◆ **Data shown**

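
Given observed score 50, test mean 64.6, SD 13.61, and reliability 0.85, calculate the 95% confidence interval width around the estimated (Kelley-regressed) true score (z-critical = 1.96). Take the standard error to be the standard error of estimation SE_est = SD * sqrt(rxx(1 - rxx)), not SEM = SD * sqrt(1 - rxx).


True score estimate = 0.85*50 + 0.15*64.6 = 52.19
SE_est = SD * sqrt(rxx * (1 - rxx)) = 13.61 * sqrt(0.85 * 0.15) = 13.61 * sqrt(0.1275) = 4.859742
CI = T_est +/- z * SE_est, so width = 2 * z * SE_est = 2 * 1.96 * 4.859742
Width = 19.0502

19.0502


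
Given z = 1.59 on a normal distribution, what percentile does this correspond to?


CDF(z) = 0.5 * (1 + erf(z/sqrt(2)))
erf(1.1243) = 0.8882
CDF = 0.9441
Percentile rank = 0.9441 * 100 = 94.41

94.41


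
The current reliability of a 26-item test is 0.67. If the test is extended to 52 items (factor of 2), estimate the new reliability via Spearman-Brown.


r_new = (n * rxx) / (1 + (n-1) * rxx)
r_new = (2 * 0.67) / (1 + 1 * 0.67)
r_new = 1.34 / 1.67
r_new = 0.8024

0.8024


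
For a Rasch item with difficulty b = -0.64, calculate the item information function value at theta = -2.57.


P = 1/(1+exp(-(-2.57--0.64))) = 0.1268
I = P*(1-P) = 0.1268 * 0.8732
I = 0.1107

0.1107


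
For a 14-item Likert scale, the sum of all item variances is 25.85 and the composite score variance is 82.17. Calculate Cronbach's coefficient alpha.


alpha = (k/(k-1)) * (1 - sum(si^2)/s_total^2)
= (14/13) * (1 - 25.85/82.17)
alpha = 0.7381

0.7381


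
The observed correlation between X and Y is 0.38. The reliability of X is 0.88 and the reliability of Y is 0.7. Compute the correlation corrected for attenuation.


r_corrected = rxy / sqrt(rxx * ryy)
= 0.38 / sqrt(0.88 * 0.7)
= 0.38 / sqrt(0.616)
= 0.38 / 0.784857
r_corrected = 0.4842

0.4842


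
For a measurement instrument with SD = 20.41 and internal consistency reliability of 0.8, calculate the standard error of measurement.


SEM = SD * sqrt(1 - rxx)
SEM = 20.41 * sqrt(1 - 0.8)
SEM = 20.41 * sqrt(0.2) = 20.41 * 0.447214
SEM = 9.1276

9.1276


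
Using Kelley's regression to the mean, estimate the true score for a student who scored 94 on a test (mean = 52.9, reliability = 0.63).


T_est = rxx * X + (1 - rxx) * mean
T_est = 0.63 * 94 + 0.37 * 52.9
T_est = 59.22 + 19.573
T_est = 78.793

78.793


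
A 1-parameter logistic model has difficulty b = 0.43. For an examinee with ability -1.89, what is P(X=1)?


theta - b = -1.89 - 0.43 = -2.32
exp(-(theta - b)) = exp(2.32) = 10.1757
P = 1 / (1 + 10.1757)
P = 0.0895

0.0895


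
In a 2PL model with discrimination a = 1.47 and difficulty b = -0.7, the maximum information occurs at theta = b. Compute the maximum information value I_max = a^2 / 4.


For 2PL, max info at theta = b = -0.7
I_max = a^2 / 4 = 1.47^2 / 4
= 2.1609 / 4
I_max = 0.5402

0.5402


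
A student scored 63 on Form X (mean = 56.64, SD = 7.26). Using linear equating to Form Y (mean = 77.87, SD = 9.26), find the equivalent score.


slope = SD_Y / SD_X = 9.26 / 7.26 ~ 1.2755
intercept = mean_Y - slope * mean_X = 77.87 - (9.26 / 7.26) * 56.64 ~ 5.6267
Y = slope * X + intercept. To avoid rounding drift from the rounded slope/intercept, evaluate the equivalent form Y = mean_Y + SD_Y * (X - mean_X) / SD_X at full precision:
Y = 77.87 + 9.26 * (63 - 56.64) / 7.26
Y = 77.87 + 9.26 * 6.36 / 7.26
Y = 77.87 + 58.8936 / 7.26
Y = 77.87 + 8.1121
Y = 85.9821

85.9821


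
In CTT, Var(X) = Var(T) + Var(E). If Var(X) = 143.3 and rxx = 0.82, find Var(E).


var_true = rxx * var_obs = 0.82 * 143.3 = 117.506
var_error = var_obs - var_true
var_error = 143.3 - 117.506
var_error = 25.794

25.794


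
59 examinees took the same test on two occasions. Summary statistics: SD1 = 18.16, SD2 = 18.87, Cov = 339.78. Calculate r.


r = cov(X,Y) / (SD_X * SD_Y)
r = 339.78 / (18.16 * 18.87)
r = 339.78 / 342.6792
r = 0.9915

0.9915


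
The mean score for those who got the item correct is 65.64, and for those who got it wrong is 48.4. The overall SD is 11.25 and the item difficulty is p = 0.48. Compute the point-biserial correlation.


q = 1 - p = 0.52
rpb = ((M1 - M0) / SD) * sqrt(p * q)
rpb = ((65.64 - 48.4) / 11.25) * sqrt(0.48 * 0.52)
rpb = 0.7656

0.7656


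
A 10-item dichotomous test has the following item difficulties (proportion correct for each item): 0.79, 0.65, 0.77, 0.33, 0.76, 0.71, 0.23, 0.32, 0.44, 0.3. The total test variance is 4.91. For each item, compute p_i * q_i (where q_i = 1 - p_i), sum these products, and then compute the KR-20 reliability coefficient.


For each item, compute p_i * q_i:
  Item 1: 0.79 * 0.21 = 0.1659
  Item 2: 0.65 * 0.35 = 0.2275
  Item 3: 0.77 * 0.23 = 0.1771
  Item 4: 0.33 * 0.67 = 0.2211
  Item 5: 0.76 * 0.24 = 0.1824
  Item 6: 0.71 * 0.29 = 0.2059
  Item 7: 0.23 * 0.77 = 0.1771
  Item 8: 0.32 * 0.68 = 0.2176
  Item 9: 0.44 * 0.56 = 0.2464
  Item 10: 0.3 * 0.7 = 0.21
Sum(p_i * q_i) = 0.1659 + 0.2275 + 0.1771 + 0.2211 + 0.1824 + 0.2059 + 0.1771 + 0.2176 + 0.2464 + 0.21 = 2.031
KR-20 = (k/(k-1)) * (1 - Sum(p_i*q_i) / Var_total)
= (10/9) * (1 - 2.031/4.91)
= 1.1111 * 0.5864
KR-20 = 0.6515

0.6515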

◆ **Your goal**
Once you have read the records above, write them all out exactly.

◆ **Task solution**
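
Given observed score 50, test mean 64.6, SD 13.61, and reliability 0.85, calculate the 95% confidence interval width around the estimated (Kelley-regressed) true score (z-critical = 1.96). Take the standard error to be the standard error of estimation SE_est = SD * sqrt(rxx(1 - rxx)), not SEM = SD * sqrt(1 - rxx).


True score estimate = 0.85*50 + 0.15*64.6 = 52.19
SE_est = SD * sqrt(rxx * (1 - rxx)) = 13.61 * sqrt(0.85 * 0.15) = 13.61 * sqrt(0.1275) = 4.859742
CI = T_est +/- z * SE_est, so width = 2 * z * SE_est = 2 * 1.96 * 4.859742
Width = 19.0502

19.0502


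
Given z = 1.59 on a normal distribution, what percentile does this correspond to?


CDF(z) = 0.5 * (1 + erf(z/sqrt(2)))
erf(1.1243) = 0.8882
CDF = 0.9441
Percentile rank = 0.9441 * 100 = 94.41

94.41


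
The current reliability of a 26-item test is 0.67. If the test is extended to 52 items (factor of 2), estimate the new reliability via Spearman-Brown.


r_new = (n * rxx) / (1 + (n-1) * rxx)
r_new = (2 * 0.67) / (1 + 1 * 0.67)
r_new = 1.34 / 1.67
r_new = 0.8024

0.8024


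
For a Rasch item with difficulty b = -0.64, calculate the item information function value at theta = -2.57.


P = 1/(1+exp(-(-2.57--0.64))) = 0.1268
I = P*(1-P) = 0.1268 * 0.8732
I = 0.1107

0.1107


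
For a 14-item Likert scale, the sum of all item variances is 25.85 and the composite score variance is 82.17. Calculate Cronbach's coefficient alpha.


alpha = (k/(k-1)) * (1 - sum(si^2)/s_total^2)
= (14/13) * (1 - 25.85/82.17)
alpha = 0.7381

0.7381


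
The observed correlation between X and Y is 0.38. The reliability of X is 0.88 and the reliability of Y is 0.7. Compute the correlation corrected for attenuation.


r_corrected = rxy / sqrt(rxx * ryy)
= 0.38 / sqrt(0.88 * 0.7)
= 0.38 / sqrt(0.616)
= 0.38 / 0.784857
r_corrected = 0.4842

0.4842


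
For a measurement instrument with SD = 20.41 and internal consistency reliability of 0.8, calculate the standard error of measurement.


SEM = SD * sqrt(1 - rxx)
SEM = 20.41 * sqrt(1 - 0.8)
SEM = 20.41 * sqrt(0.2) = 20.41 * 0.447214
SEM = 9.1276

9.1276


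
Using Kelley's regression to the mean, estimate the true score for a student who scored 94 on a test (mean = 52.9, reliability = 0.63).


T_est = rxx * X + (1 - rxx) * mean
T_est = 0.63 * 94 + 0.37 * 52.9
T_est = 59.22 + 19.573
T_est = 78.793

78.793


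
A 1-parameter logistic model has difficulty b = 0.43. For an examinee with ability -1.89, what is P(X=1)?


theta - b = -1.89 - 0.43 = -2.32
exp(-(theta - b)) = exp(2.32) = 10.1757
P = 1 / (1 + 10.1757)
P = 0.0895

0.0895


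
In a 2PL model with discrimination a = 1.47 and difficulty b = -0.7, the maximum information occurs at theta = b. Compute the maximum information value I_max = a^2 / 4.


For 2PL, max info at theta = b = -0.7
I_max = a^2 / 4 = 1.47^2 / 4
= 2.1609 / 4
I_max = 0.5402

0.5402


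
A student scored 63 on Form X (mean = 56.64, SD = 7.26). Using linear equating to Form Y (mean = 77.87, SD = 9.26), find the equivalent score.


slope = SD_Y / SD_X = 9.26 / 7.26 ~ 1.2755
intercept = mean_Y - slope * mean_X = 77.87 - (9.26 / 7.26) * 56.64 ~ 5.6267
Y = slope * X + intercept. To avoid rounding drift from the rounded slope/intercept, evaluate the equivalent form Y = mean_Y + SD_Y * (X - mean_X) / SD_X at full precision:
Y = 77.87 + 9.26 * (63 - 56.64) / 7.26
Y = 77.87 + 9.26 * 6.36 / 7.26
Y = 77.87 + 58.8936 / 7.26
Y = 77.87 + 8.1121
Y = 85.9821

85.9821


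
In CTT, Var(X) = Var(T) + Var(E). If Var(X) = 143.3 and rxx = 0.82, find Var(E).


var_true = rxx * var_obs = 0.82 * 143.3 = 117.506
var_error = var_obs - var_true
var_error = 143.3 - 117.506
var_error = 25.794

25.794


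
59 examinees took the same test on two occasions. Summary statistics: SD1 = 18.16, SD2 = 18.87, Cov = 339.78. Calculate r.


r = cov(X,Y) / (SD_X * SD_Y)
r = 339.78 / (18.16 * 18.87)
r = 339.78 / 342.6792
r = 0.9915

0.9915


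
The mean score for those who got the item correct is 65.64, and for those who got it wrong is 48.4. The overall SD is 11.25 and the item difficulty is p = 0.48. Compute the point-biserial correlation.


q = 1 - p = 0.52
rpb = ((M1 - M0) / SD) * sqrt(p * q)
rpb = ((65.64 - 48.4) / 11.25) * sqrt(0.48 * 0.52)
rpb = 0.7656

0.7656


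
A 10-item dichotomous test has the following item difficulties (proportion correct for each item): 0.79, 0.65, 0.77, 0.33, 0.76, 0.71, 0.23, 0.32, 0.44, 0.3. The total test variance is 4.91. For each item, compute p_i * q_i (where q_i = 1 - p_i), sum these products, and then compute the KR-20 reliability coefficient.


For each item, compute p_i * q_i:
  Item 1: 0.79 * 0.21 = 0.1659
  Item 2: 0.65 * 0.35 = 0.2275
  Item 3: 0.77 * 0.23 = 0.1771
  Item 4: 0.33 * 0.67 = 0.2211
  Item 5: 0.76 * 0.24 = 0.1824
  Item 6: 0.71 * 0.29 = 0.2059
  Item 7: 0.23 * 0.77 = 0.1771
  Item 8: 0.32 * 0.68 = 0.2176
  Item 9: 0.44 * 0.56 = 0.2464
  Item 10: 0.3 * 0.7 = 0.21
Sum(p_i * q_i) = 0.1659 + 0.2275 + 0.1771 + 0.2211 + 0.1824 + 0.2059 + 0.1771 + 0.2176 + 0.2464 + 0.21 = 2.031
KR-20 = (k/(k-1)) * (1 - Sum(p_i*q_i) / Var_total)
= (10/9) * (1 - 2.031/4.91)
= 1.1111 * 0.5864
KR-20 = 0.6515

0.6515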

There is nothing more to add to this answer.